[RECORDS FOR THE TASK Boundary: Start]

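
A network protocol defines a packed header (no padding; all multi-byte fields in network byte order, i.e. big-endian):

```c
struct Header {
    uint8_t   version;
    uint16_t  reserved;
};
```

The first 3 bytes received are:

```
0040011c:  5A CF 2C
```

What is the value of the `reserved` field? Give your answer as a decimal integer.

`reserved` follows `version` (1 byte), so it starts at byte offset 1 and occupies 2 bytes.
Bytes at offsets 1..2: CF 2C.
Big-endian stores the most-significant byte at the lowest address.
The bytes are already most-significant first: 0xCF2C.
0xCF2C = 53036.

53036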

[RECORDS FOR THE TASK Boundary: End]

--- BRIEF ---
Only the lines from the one holding "What is the" through the end of the listing should appear in the response, each restated exactly.

--- ANSWER SECTION ---
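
What is the value of the `reserved` field? Give your answer as a decimal integer.

`reserved` follows `version` (1 byte), so it starts at byte offset 1 and occupies 2 bytes.
Bytes at offsets 1..2: CF 2C.
Big-endian stores the most-significant byte at the lowest address.
The bytes are already most-significant first: 0xCF2C.
0xCF2C = 53036.

53036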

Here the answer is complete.